(Stored data)
● ● ● ● ●
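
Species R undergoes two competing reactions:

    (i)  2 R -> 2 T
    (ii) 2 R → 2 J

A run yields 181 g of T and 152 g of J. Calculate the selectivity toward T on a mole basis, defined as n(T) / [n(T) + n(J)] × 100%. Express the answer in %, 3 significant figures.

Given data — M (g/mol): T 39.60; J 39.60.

54.4 %

n(T) = 181 / 39.60 = 4.571 mol
n(J) = 152 / 39.60 = 3.838 mol
selectivity = 4.571/(4.571+3.838) × 100 = 54.36 %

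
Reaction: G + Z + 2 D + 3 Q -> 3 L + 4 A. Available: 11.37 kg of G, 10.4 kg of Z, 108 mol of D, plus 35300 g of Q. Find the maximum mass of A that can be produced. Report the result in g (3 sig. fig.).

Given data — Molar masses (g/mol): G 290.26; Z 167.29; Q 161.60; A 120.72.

18900 g

n(G) = 11.37×1000 / 290.26 = 39.17 mol
n(Z) = 10.40×1000 / 167.29 = 62.17 mol
n(D) = 108.0 mol
n(Q) = 35300 / 161.60 = 218.4 mol
n/ν → G: 39.17, Z: 62.17, D: 54.00, Q: 72.80; G is limiting.
n(A) = (4/1) × 39.17 = 156.7 mol
mass = 156.7 × 120.72 = 18920 g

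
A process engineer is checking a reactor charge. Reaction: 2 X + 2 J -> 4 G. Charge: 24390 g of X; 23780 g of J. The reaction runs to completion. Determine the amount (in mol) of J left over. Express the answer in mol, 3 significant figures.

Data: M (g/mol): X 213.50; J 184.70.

14.5 mol

n(X) = 24390 / 213.50 = 114.2 mol
n(J) = 23780 / 184.70 = 128.7 mol
n/ν for X = 114.2/2 = 57.10
n/ν for J = 128.7/2 = 64.35
Smallest n/ν is X → limiting reagent.
J consumed = (2/2) × 114.2 = 114.2 mol
J remaining = 128.7 − 114.2 = 14.50 mol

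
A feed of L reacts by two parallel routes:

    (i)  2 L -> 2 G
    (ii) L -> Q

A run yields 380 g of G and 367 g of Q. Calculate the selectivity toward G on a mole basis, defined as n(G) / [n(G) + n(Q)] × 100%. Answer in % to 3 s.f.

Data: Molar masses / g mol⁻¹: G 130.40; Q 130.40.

n(G) = 380 / 130.40 = 2.914 mol
n(Q) = 367 / 130.40 = 2.814 mol
selectivity = 2.914/(2.914+2.814) × 100 = 50.87 %

50.9 %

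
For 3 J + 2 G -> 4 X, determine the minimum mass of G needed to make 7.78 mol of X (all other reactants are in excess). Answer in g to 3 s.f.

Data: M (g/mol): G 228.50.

n(X) = 7.780 mol
n(G) = (2/4) × 7.780 = 3.890 mol
mass = 3.890 × 228.50 = 888.9 g

889 g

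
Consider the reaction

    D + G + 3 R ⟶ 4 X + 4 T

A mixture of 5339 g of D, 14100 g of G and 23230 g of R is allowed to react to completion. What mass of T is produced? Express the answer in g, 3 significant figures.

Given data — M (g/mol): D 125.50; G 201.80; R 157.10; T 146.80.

n(D) = 5339 / 125.50 = 42.54 mol
n(G) = 14100 / 201.80 = 69.87 mol
n(R) = 23230 / 157.10 = 147.9 mol
n/ν for D = 42.54/1 = 42.54
n/ν for G = 69.87/1 = 69.87
n/ν for R = 147.9/3 = 49.30
Smallest n/ν is D → limiting reagent.
n(T) = (4/1) × 42.54 = 170.2 mol
mass = 170.2 × 146.80 = 24990 g

25000 g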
● ● ● ● ●
The entries above should be set down again exactly as they appear.

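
Species R undergoes two competing reactions:

    (i)  2 R -> 2 T
    (ii) 2 R → 2 J

A run yields 181 g of T and 152 g of J. Calculate the selectivity toward T on a mole basis, defined as n(T) / [n(T) + n(J)] × 100%. Express the answer in %, 3 significant figures.

Given data — M (g/mol): T 39.60; J 39.60.

54.4 %

n(T) = 181 / 39.60 = 4.571 mol
n(J) = 152 / 39.60 = 3.838 mol
selectivity = 4.571/(4.571+3.838) × 100 = 54.36 %

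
Reaction: G + Z + 2 D + 3 Q -> 3 L + 4 A. Available: 11.37 kg of G, 10.4 kg of Z, 108 mol of D, plus 35300 g of Q. Find the maximum mass of A that can be produced. Report the result in g (3 sig. fig.).

Given data — Molar masses (g/mol): G 290.26; Z 167.29; Q 161.60; A 120.72.

18900 g

n(G) = 11.37×1000 / 290.26 = 39.17 mol
n(Z) = 10.40×1000 / 167.29 = 62.17 mol
n(D) = 108.0 mol
n(Q) = 35300 / 161.60 = 218.4 mol
n/ν → G: 39.17, Z: 62.17, D: 54.00, Q: 72.80; G is limiting.
n(A) = (4/1) × 39.17 = 156.7 mol
mass = 156.7 × 120.72 = 18920 g

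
A process engineer is checking a reactor charge. Reaction: 2 X + 2 J -> 4 G. Charge: 24390 g of X; 23780 g of J. The reaction runs to completion. Determine the amount (in mol) of J left over. Express the answer in mol, 3 significant figures.

Data: M (g/mol): X 213.50; J 184.70.

14.5 mol

n(X) = 24390 / 213.50 = 114.2 mol
n(J) = 23780 / 184.70 = 128.7 mol
n/ν for X = 114.2/2 = 57.10
n/ν for J = 128.7/2 = 64.35
Smallest n/ν is X → limiting reagent.
J consumed = (2/2) × 114.2 = 114.2 mol
J remaining = 128.7 − 114.2 = 14.50 mol

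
A feed of L reacts by two parallel routes:

    (i)  2 L -> 2 G
    (ii) L -> Q

A run yields 380 g of G and 367 g of Q. Calculate the selectivity toward G on a mole basis, defined as n(G) / [n(G) + n(Q)] × 100%. Answer in % to 3 s.f.

Data: Molar masses / g mol⁻¹: G 130.40; Q 130.40.

n(G) = 380 / 130.40 = 2.914 mol
n(Q) = 367 / 130.40 = 2.814 mol
selectivity = 2.914/(2.914+2.814) × 100 = 50.87 %

50.9 %

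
For 3 J + 2 G -> 4 X, determine the minimum mass of G needed to make 7.78 mol of X (all other reactants are in excess). Answer in g to 3 s.f.

Data: M (g/mol): G 228.50.

n(X) = 7.780 mol
n(G) = (2/4) × 7.780 = 3.890 mol
mass = 3.890 × 228.50 = 888.9 g

889 g

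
Consider the reaction

    D + G + 3 R ⟶ 4 X + 4 T

A mixture of 5339 g of D, 14100 g of G and 23230 g of R is allowed to react to completion. What mass of T is produced? Express the answer in g, 3 significant figures.

Given data — M (g/mol): D 125.50; G 201.80; R 157.10; T 146.80.

n(D) = 5339 / 125.50 = 42.54 mol
n(G) = 14100 / 201.80 = 69.87 mol
n(R) = 23230 / 157.10 = 147.9 mol
n/ν for D = 42.54/1 = 42.54
n/ν for G = 69.87/1 = 69.87
n/ν for R = 147.9/3 = 49.30
Smallest n/ν is D → limiting reagent.
n(T) = (4/1) × 42.54 = 170.2 mol
mass = 170.2 × 146.80 = 24990 g

25000 g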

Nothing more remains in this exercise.